**Assignment**
Please give an exact transcription of the records shown below.

**Data records**

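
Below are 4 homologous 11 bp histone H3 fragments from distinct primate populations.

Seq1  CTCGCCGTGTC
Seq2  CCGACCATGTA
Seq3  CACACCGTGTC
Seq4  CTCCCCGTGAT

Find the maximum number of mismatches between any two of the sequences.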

**Solution to this task**
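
Below are 4 homologous 11 bp histone H3 fragments from distinct primate populations.

Seq1  CTCGCCGTGTC
Seq2  CCGACCATGTA
Seq3  CACACCGTGTC
Seq4  CTCCCCGTGAT

Find the maximum number of mismatches between any two of the sequences.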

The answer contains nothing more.